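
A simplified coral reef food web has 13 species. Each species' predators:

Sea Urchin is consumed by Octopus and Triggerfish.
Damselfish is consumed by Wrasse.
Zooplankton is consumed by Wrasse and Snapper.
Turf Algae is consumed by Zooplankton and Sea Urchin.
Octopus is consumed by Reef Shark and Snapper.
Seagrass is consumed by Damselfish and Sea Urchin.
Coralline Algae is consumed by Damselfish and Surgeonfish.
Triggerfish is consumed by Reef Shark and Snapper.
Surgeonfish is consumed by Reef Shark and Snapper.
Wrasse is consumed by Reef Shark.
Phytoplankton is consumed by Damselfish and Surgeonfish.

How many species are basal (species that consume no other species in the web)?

Basal species (no prey listed): Turf Algae, Coralline Algae, Seagrass, Phytoplankton.
Count: 4.

4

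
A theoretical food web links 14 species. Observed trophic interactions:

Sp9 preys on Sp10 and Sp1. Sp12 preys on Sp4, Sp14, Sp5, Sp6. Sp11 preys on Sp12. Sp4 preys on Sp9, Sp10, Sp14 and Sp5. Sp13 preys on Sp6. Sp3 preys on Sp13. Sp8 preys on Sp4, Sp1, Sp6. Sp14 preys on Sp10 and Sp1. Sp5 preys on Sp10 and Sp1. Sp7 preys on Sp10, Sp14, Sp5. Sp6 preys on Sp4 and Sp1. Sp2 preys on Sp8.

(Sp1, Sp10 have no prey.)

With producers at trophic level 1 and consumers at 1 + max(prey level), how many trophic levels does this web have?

Producers (level 1): Sp1, Sp10.
Sp1 → Sp9 → Sp4 → Sp6 → Sp12 → Sp11 gives Sp11 level 6.
No species has a prey at level 6, so no species reaches level 7.

6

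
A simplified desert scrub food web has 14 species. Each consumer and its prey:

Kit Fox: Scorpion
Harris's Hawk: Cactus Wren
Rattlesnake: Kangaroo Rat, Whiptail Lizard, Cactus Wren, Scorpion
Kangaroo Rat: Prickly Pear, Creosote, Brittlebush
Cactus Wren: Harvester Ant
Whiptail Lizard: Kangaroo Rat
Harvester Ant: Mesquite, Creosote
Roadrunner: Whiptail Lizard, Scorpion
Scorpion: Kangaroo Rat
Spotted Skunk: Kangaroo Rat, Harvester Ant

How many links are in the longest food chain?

3 links

One longest chain: Prickly Pear → Kangaroo Rat → Scorpion → Kit Fox.
It has 4 species and 3 links.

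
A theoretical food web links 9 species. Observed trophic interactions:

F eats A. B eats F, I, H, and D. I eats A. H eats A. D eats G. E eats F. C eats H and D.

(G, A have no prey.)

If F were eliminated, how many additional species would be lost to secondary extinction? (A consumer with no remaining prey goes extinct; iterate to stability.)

1

Remove F.
Round 1: E (all prey gone) → extinct.
No further losses. Total secondary extinctions: 1.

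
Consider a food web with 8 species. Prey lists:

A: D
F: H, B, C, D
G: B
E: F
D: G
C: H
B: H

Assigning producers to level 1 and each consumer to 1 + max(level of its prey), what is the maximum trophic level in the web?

6

Producers (level 1): H.
H → B → G → D → F → E gives E level 6.
No species has a prey at level 6, so no species reaches level 7.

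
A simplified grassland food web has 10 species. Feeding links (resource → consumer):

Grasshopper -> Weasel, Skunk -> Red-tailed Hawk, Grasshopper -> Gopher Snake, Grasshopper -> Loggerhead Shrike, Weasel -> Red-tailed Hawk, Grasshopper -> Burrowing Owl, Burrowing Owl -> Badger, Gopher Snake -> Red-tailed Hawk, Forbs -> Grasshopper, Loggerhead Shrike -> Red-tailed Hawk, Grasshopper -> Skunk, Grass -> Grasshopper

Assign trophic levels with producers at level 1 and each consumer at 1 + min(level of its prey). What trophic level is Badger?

Forbs is a producer → level 1.
Grasshopper eats Forbs → level 2.
Burrowing Owl eats Grasshopper → level 3.
Badger eats Burrowing Owl → level 4.
No prey of Badger is below level 3, so 4 is the minimum.

Trophic level 4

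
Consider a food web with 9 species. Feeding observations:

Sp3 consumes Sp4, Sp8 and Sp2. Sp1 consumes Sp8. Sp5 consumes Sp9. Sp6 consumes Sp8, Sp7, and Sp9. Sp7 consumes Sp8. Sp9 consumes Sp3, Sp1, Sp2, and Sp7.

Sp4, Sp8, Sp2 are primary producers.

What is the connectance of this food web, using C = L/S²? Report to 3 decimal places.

C = 0.160

The web has S = 9 species and L = 13 feeding links.
C = L / S² = 13 / 81 = 0.1605 ≈ 0.160.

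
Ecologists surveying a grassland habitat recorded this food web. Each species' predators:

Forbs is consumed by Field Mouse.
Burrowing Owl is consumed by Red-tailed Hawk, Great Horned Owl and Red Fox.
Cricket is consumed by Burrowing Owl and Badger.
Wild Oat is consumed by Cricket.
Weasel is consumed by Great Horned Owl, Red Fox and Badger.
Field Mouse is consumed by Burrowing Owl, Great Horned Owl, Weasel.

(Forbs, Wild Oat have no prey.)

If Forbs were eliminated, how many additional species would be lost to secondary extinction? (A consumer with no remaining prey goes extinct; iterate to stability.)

2

Remove Forbs.
Round 1: Field Mouse (all prey gone) → extinct.
Round 2: Weasel (all prey gone) → extinct.
No further losses. Total secondary extinctions: 2.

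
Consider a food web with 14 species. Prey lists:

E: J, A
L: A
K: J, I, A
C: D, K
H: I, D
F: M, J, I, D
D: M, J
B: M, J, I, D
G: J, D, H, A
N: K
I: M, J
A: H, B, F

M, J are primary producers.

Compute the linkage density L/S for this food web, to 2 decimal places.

L/S = 2.14

There are L = 30 links among S = 14 species.
L/S = 30/14 = 2.1429 ≈ 2.14.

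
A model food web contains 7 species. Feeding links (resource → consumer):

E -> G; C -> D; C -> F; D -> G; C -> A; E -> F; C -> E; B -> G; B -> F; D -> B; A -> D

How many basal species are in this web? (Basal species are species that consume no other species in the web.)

Basal species (no prey listed): C.
Count: 1.

1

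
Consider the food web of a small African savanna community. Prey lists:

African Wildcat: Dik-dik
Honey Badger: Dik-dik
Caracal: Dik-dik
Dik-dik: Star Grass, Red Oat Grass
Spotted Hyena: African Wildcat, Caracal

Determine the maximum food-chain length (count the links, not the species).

3 links

One longest chain: Star Grass → Dik-dik → African Wildcat → Spotted Hyena.
It has 4 species and 3 links.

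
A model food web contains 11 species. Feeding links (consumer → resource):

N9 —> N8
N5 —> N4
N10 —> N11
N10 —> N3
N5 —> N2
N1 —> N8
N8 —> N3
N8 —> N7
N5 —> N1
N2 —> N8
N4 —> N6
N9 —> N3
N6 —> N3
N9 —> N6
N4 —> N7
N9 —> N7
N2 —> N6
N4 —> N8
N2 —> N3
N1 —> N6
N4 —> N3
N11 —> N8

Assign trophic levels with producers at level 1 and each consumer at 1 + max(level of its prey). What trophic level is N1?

N3 is a producer → level 1.
N6 eats N3 → level 2.
N1 eats N6 (level 2); other prey at levels: N8 2 → level 3.

Trophic level 3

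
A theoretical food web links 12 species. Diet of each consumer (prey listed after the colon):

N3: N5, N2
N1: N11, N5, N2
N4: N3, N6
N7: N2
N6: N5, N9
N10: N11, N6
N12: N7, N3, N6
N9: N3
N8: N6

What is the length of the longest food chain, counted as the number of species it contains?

5 species

One longest chain: N5 → N3 → N9 → N6 → N10.
It has 5 species and 4 links.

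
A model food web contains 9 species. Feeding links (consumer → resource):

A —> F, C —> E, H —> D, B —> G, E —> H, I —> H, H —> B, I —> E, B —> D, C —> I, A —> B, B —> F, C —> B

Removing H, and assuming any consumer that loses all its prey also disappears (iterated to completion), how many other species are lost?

2

Remove H.
Round 1: E (all prey gone) → extinct.
Round 2: I (all prey gone) → extinct.
No further losses. Total secondary extinctions: 2.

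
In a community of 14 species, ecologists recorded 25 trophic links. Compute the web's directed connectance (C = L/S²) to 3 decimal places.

The web has S = 14 species and L = 25 feeding links.
C = L / S² = 25 / 196 = 0.1276 ≈ 0.128.

C = 0.128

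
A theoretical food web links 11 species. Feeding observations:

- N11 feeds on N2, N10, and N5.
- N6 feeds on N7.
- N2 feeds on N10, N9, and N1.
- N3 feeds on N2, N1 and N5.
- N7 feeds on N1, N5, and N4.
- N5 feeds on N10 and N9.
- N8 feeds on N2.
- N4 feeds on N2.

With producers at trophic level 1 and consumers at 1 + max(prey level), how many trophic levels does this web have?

5

Producers (level 1): N10, N1, N9.
N10 → N2 → N4 → N7 → N6 gives N6 level 5.
No species has a prey at level 5, so no species reaches level 6.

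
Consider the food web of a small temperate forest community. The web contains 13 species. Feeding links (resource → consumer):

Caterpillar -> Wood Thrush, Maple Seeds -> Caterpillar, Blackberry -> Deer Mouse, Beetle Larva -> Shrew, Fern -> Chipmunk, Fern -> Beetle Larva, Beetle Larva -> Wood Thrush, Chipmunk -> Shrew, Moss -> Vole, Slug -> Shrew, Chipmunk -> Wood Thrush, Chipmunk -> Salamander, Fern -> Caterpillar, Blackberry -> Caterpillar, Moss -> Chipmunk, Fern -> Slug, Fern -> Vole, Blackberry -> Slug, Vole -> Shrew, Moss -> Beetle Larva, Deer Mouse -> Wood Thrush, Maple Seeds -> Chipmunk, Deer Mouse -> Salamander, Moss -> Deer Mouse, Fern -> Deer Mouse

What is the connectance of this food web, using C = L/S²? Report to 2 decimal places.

C = 0.15

The web has S = 13 species and L = 25 feeding links.
C = L / S² = 25 / 169 = 0.1479 ≈ 0.15.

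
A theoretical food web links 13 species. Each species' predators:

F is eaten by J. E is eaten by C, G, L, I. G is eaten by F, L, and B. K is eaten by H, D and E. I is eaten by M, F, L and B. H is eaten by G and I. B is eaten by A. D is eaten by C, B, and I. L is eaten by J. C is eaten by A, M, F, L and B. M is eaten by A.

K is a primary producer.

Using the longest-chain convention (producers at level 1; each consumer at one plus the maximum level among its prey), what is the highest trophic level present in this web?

5

Producers (level 1): K.
K → H → I → F → J gives J level 5.
No species has a prey at level 5, so no species reaches level 6.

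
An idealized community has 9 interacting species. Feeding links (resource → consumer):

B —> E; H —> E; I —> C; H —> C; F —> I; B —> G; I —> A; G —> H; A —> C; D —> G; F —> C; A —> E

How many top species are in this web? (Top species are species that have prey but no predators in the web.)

Top species (has prey, but nothing eats it): E, C.
Count: 2.

2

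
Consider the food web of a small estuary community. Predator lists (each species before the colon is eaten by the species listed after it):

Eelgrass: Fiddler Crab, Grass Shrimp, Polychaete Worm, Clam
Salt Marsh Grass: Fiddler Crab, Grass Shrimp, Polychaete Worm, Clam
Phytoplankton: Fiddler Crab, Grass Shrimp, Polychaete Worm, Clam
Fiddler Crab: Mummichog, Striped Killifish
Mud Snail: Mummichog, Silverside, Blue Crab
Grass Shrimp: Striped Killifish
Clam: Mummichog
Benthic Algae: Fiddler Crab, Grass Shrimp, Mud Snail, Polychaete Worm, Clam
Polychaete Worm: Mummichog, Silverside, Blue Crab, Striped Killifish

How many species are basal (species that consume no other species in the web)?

4

Basal species (no prey listed): Salt Marsh Grass, Benthic Algae, Phytoplankton, Eelgrass.
Count: 4.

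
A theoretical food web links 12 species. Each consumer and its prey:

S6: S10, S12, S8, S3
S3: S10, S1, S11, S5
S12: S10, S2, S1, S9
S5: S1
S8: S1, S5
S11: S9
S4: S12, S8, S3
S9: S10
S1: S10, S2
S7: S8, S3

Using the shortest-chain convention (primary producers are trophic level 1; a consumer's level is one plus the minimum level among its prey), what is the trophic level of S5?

Trophic level 3

S10 is a producer → level 1.
S1 eats S10 → level 2.
S5 eats S1 → level 3.
No prey of S5 is below level 2, so 3 is the minimum.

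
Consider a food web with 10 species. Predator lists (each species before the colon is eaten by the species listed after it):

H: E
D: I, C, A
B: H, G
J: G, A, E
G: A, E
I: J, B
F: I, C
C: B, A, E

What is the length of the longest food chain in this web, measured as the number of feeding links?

One longest chain: D → I → J → G → A.
It has 5 species and 4 links.

4 links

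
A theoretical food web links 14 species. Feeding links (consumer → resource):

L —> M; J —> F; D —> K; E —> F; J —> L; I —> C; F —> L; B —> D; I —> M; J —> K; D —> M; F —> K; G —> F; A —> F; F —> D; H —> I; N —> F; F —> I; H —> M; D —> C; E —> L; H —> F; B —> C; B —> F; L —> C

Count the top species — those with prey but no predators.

Top species (has prey, but nothing eats it): G, J, H, E, A, B, N.
Count: 7.

7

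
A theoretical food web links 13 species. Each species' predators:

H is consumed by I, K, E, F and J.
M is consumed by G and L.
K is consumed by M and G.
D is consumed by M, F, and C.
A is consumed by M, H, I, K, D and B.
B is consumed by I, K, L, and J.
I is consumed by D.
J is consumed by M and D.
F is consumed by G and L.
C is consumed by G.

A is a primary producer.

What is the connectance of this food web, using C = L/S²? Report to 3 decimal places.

The web has S = 13 species and L = 28 feeding links.
C = L / S² = 28 / 169 = 0.1657 ≈ 0.166.

C = 0.166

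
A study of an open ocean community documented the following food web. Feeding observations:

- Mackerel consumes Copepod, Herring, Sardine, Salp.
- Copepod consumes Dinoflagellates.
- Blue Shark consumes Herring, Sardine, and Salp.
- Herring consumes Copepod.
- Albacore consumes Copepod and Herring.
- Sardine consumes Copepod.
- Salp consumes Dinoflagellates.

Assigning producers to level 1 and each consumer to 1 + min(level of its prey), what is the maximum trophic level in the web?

Producers (level 1): Dinoflagellates.
Following each consumer down to its lowest-level prey: Dinoflagellates → Copepod → Sardine (levels 1 through 3).
All prey of Sardine (Copepod 2) are at level 2 or above, so Sardine is at level 1 + 2 = 3.
Every consumer has at least one prey at level 2 or below, so none exceeds level 3.

3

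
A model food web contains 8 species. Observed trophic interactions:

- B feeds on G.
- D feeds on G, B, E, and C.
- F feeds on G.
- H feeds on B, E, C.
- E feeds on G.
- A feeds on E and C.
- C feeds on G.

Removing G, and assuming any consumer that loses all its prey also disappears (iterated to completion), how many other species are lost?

Remove G.
Round 1: F (all prey gone), C (all prey gone), B (all prey gone), E (all prey gone) → extinct.
Round 2: H (all prey gone), A (all prey gone), D (all prey gone) → extinct.
No further losses. Total secondary extinctions: 7.

7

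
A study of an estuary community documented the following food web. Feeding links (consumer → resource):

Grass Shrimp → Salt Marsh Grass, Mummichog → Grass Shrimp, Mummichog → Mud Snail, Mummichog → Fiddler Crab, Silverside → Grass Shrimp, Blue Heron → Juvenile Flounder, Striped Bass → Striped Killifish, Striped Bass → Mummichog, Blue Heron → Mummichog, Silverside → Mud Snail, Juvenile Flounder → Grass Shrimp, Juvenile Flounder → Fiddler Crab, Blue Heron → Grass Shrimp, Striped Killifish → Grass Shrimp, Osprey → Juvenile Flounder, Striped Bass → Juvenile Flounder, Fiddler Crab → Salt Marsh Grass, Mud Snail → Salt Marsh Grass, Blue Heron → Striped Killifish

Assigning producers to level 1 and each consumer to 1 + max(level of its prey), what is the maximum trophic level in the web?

4

Producers (level 1): Salt Marsh Grass.
Salt Marsh Grass → Grass Shrimp → Striped Killifish → Striped Bass gives Striped Bass level 4.
No species has a prey at level 4, so no species reaches level 5.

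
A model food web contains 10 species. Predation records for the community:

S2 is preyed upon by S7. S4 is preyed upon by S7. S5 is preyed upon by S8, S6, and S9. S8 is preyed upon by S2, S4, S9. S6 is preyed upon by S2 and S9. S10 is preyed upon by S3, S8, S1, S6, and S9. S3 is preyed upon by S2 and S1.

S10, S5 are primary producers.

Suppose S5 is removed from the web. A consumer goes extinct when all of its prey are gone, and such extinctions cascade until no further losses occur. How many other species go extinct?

0

Remove S5.
Every predator of it retains at least one other prey: S8 still has S10; S6 still has S10; S9 still has S10, S8, S6.
No consumer loses all prey, so no secondary extinctions occur.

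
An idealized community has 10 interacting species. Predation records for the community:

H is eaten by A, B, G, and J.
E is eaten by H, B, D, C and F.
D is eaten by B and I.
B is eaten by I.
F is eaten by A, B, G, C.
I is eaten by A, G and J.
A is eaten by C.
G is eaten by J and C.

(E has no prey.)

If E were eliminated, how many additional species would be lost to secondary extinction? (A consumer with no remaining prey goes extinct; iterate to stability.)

9

Remove E.
Round 1: F (all prey gone), D (all prey gone), H (all prey gone) → extinct.
Round 2: B (all prey gone) → extinct.
Round 3: I (all prey gone) → extinct.
Round 4: G (all prey gone), A (all prey gone) → extinct.
Round 5: C (all prey gone), J (all prey gone) → extinct.
No further losses. Total secondary extinctions: 9.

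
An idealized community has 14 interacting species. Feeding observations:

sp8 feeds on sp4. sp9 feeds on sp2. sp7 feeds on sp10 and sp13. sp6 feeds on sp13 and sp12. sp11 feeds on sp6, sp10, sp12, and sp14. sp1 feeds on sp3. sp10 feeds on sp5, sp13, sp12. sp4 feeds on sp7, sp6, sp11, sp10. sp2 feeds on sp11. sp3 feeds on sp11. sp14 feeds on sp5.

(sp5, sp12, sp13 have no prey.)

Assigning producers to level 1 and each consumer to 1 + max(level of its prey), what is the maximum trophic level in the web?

Producers (level 1): sp5, sp12, sp13.
sp5 → sp10 → sp7 → sp4 → sp8 gives sp8 level 5.
No species has a prey at level 5, so no species reaches level 6.

5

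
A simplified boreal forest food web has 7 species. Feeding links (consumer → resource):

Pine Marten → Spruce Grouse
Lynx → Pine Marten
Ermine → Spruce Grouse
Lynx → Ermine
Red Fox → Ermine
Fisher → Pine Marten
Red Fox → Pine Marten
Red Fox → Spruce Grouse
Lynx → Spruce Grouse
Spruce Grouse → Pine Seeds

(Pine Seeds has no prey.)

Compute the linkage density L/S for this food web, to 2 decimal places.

There are L = 10 links among S = 7 species.
L/S = 10/7 = 1.4286 ≈ 1.43.

L/S = 1.43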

YOUR GOAL: Since only part of the listing is wanted, copy exactly the lines from the one holding "Harvester Ant: Mesquite, Creosote" to the one holding "A simplified grassland", both included.

TASK RESULT:
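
Harvester Ant: Mesquite, Creosote
Roadrunner: Whiptail Lizard, Scorpion
Scorpion: Kangaroo Rat
Spotted Skunk: Kangaroo Rat, Harvester Ant

How many links are in the longest food chain?

3 links

One longest chain: Prickly Pear → Kangaroo Rat → Scorpion → Kit Fox.
It has 4 species and 3 links.

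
A theoretical food web links 9 species. Observed trophic interactions:

F eats A. B eats F, I, H, and D. I eats A. H eats A. D eats G. E eats F. C eats H and D.

(G, A have no prey.)

If F were eliminated, how many additional species would be lost to secondary extinction? (A consumer with no remaining prey goes extinct; iterate to stability.)

1

Remove F.
Round 1: E (all prey gone) → extinct.
No further losses. Total secondary extinctions: 1.

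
Consider a food web with 8 species. Prey lists:

A: D
F: H, B, C, D
G: B
E: F
D: G
C: H
B: H

Assigning producers to level 1 and each consumer to 1 + max(level of its prey), what is the maximum trophic level in the web?

6

Producers (level 1): H.
H → B → G → D → F → E gives E level 6.
No species has a prey at level 6, so no species reaches level 7.

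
A simplified grassland food web has 10 species. Feeding links (resource → consumer):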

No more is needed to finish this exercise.